### Input material
----------------

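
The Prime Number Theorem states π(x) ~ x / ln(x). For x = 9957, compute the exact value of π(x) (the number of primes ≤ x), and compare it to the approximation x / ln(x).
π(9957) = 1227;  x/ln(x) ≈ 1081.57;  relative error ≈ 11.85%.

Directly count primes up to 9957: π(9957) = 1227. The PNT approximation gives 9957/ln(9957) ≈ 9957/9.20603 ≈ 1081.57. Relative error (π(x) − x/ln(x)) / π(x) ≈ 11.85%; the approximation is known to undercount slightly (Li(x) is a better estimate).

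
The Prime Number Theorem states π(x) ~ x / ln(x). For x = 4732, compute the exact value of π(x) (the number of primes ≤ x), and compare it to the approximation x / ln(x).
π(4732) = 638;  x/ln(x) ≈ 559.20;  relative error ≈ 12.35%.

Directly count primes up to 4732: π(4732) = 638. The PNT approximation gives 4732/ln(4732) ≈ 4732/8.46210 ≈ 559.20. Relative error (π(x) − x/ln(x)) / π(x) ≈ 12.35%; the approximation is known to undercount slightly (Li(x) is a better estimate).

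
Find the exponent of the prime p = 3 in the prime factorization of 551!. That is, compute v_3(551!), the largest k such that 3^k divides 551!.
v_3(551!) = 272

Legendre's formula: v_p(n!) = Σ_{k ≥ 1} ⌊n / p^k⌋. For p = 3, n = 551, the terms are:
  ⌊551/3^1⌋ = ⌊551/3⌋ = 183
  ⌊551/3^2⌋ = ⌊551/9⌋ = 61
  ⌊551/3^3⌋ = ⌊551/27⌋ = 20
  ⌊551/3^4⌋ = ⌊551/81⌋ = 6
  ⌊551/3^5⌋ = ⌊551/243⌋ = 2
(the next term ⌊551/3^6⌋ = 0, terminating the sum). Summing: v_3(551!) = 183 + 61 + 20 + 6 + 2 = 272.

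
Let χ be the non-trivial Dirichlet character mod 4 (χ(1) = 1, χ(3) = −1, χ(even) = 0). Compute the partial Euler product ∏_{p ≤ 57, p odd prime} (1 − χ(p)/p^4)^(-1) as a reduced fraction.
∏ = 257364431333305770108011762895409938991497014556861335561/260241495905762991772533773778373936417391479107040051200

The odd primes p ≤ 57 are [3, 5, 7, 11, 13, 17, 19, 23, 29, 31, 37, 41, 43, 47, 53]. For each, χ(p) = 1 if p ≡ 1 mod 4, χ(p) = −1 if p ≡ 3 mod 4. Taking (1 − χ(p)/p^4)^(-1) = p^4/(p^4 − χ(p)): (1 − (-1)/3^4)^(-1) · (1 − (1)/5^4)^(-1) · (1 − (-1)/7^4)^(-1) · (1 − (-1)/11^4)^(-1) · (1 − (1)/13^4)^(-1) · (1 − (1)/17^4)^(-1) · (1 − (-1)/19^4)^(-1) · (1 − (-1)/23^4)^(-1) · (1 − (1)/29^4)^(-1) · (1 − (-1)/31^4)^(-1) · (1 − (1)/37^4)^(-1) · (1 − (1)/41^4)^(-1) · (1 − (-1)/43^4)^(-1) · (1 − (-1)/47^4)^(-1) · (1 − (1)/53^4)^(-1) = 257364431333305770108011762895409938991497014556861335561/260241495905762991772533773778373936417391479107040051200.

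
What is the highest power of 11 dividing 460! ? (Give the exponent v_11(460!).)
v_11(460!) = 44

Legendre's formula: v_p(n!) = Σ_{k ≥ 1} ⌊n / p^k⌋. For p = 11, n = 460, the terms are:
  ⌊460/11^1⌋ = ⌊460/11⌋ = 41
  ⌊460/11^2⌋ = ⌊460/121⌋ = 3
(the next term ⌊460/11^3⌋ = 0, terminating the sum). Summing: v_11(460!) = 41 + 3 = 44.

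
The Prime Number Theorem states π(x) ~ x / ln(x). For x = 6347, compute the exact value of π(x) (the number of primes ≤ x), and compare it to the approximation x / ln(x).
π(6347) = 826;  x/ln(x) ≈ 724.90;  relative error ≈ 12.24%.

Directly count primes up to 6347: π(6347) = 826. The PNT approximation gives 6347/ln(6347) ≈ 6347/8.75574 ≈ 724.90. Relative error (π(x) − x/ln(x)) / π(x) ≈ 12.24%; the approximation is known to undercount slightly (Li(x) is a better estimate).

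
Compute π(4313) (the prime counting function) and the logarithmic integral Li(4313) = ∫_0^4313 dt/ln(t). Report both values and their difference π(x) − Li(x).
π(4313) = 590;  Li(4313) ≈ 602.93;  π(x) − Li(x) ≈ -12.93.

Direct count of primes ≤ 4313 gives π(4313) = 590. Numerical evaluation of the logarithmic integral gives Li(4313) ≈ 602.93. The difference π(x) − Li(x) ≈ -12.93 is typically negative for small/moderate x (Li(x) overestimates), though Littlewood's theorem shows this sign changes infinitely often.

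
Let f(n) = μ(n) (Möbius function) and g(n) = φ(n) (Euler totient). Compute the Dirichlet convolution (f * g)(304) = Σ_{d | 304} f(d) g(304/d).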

----------------

Your answer must consist of every line above, transcribed verbatim.

### Answer section
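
The Prime Number Theorem states π(x) ~ x / ln(x). For x = 9957, compute the exact value of π(x) (the number of primes ≤ x), and compare it to the approximation x / ln(x).
π(9957) = 1227;  x/ln(x) ≈ 1081.57;  relative error ≈ 11.85%.

Directly count primes up to 9957: π(9957) = 1227. The PNT approximation gives 9957/ln(9957) ≈ 9957/9.20603 ≈ 1081.57. Relative error (π(x) − x/ln(x)) / π(x) ≈ 11.85%; the approximation is known to undercount slightly (Li(x) is a better estimate).

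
The Prime Number Theorem states π(x) ~ x / ln(x). For x = 4732, compute the exact value of π(x) (the number of primes ≤ x), and compare it to the approximation x / ln(x).
π(4732) = 638;  x/ln(x) ≈ 559.20;  relative error ≈ 12.35%.

Directly count primes up to 4732: π(4732) = 638. The PNT approximation gives 4732/ln(4732) ≈ 4732/8.46210 ≈ 559.20. Relative error (π(x) − x/ln(x)) / π(x) ≈ 12.35%; the approximation is known to undercount slightly (Li(x) is a better estimate).

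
Find the exponent of the prime p = 3 in the prime factorization of 551!. That is, compute v_3(551!), the largest k such that 3^k divides 551!.
v_3(551!) = 272

Legendre's formula: v_p(n!) = Σ_{k ≥ 1} ⌊n / p^k⌋. For p = 3, n = 551, the terms are:
  ⌊551/3^1⌋ = ⌊551/3⌋ = 183
  ⌊551/3^2⌋ = ⌊551/9⌋ = 61
  ⌊551/3^3⌋ = ⌊551/27⌋ = 20
  ⌊551/3^4⌋ = ⌊551/81⌋ = 6
  ⌊551/3^5⌋ = ⌊551/243⌋ = 2
(the next term ⌊551/3^6⌋ = 0, terminating the sum). Summing: v_3(551!) = 183 + 61 + 20 + 6 + 2 = 272.

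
Let χ be the non-trivial Dirichlet character mod 4 (χ(1) = 1, χ(3) = −1, χ(even) = 0). Compute the partial Euler product ∏_{p ≤ 57, p odd prime} (1 − χ(p)/p^4)^(-1) as a reduced fraction.
∏ = 257364431333305770108011762895409938991497014556861335561/260241495905762991772533773778373936417391479107040051200

The odd primes p ≤ 57 are [3, 5, 7, 11, 13, 17, 19, 23, 29, 31, 37, 41, 43, 47, 53]. For each, χ(p) = 1 if p ≡ 1 mod 4, χ(p) = −1 if p ≡ 3 mod 4. Taking (1 − χ(p)/p^4)^(-1) = p^4/(p^4 − χ(p)): (1 − (-1)/3^4)^(-1) · (1 − (1)/5^4)^(-1) · (1 − (-1)/7^4)^(-1) · (1 − (-1)/11^4)^(-1) · (1 − (1)/13^4)^(-1) · (1 − (1)/17^4)^(-1) · (1 − (-1)/19^4)^(-1) · (1 − (-1)/23^4)^(-1) · (1 − (1)/29^4)^(-1) · (1 − (-1)/31^4)^(-1) · (1 − (1)/37^4)^(-1) · (1 − (1)/41^4)^(-1) · (1 − (-1)/43^4)^(-1) · (1 − (-1)/47^4)^(-1) · (1 − (1)/53^4)^(-1) = 257364431333305770108011762895409938991497014556861335561/260241495905762991772533773778373936417391479107040051200.

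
What is the highest power of 11 dividing 460! ? (Give the exponent v_11(460!).)
v_11(460!) = 44

Legendre's formula: v_p(n!) = Σ_{k ≥ 1} ⌊n / p^k⌋. For p = 11, n = 460, the terms are:
  ⌊460/11^1⌋ = ⌊460/11⌋ = 41
  ⌊460/11^2⌋ = ⌊460/121⌋ = 3
(the next term ⌊460/11^3⌋ = 0, terminating the sum). Summing: v_11(460!) = 41 + 3 = 44.

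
The Prime Number Theorem states π(x) ~ x / ln(x). For x = 6347, compute the exact value of π(x) (the number of primes ≤ x), and compare it to the approximation x / ln(x).
π(6347) = 826;  x/ln(x) ≈ 724.90;  relative error ≈ 12.24%.

Directly count primes up to 6347: π(6347) = 826. The PNT approximation gives 6347/ln(6347) ≈ 6347/8.75574 ≈ 724.90. Relative error (π(x) − x/ln(x)) / π(x) ≈ 12.24%; the approximation is known to undercount slightly (Li(x) is a better estimate).

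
Compute π(4313) (the prime counting function) and the logarithmic integral Li(4313) = ∫_0^4313 dt/ln(t). Report both values and their difference π(x) − Li(x).
π(4313) = 590;  Li(4313) ≈ 602.93;  π(x) − Li(x) ≈ -12.93.

Direct count of primes ≤ 4313 gives π(4313) = 590. Numerical evaluation of the logarithmic integral gives Li(4313) ≈ 602.93. The difference π(x) − Li(x) ≈ -12.93 is typically negative for small/moderate x (Li(x) overestimates), though Littlewood's theorem shows this sign changes infinitely often.

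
Let f(n) = μ(n) (Möbius function) and g(n) = φ(n) (Euler totient). Compute the Dirichlet convolution (f * g)(304) = Σ_{d | 304} f(d) g(304/d).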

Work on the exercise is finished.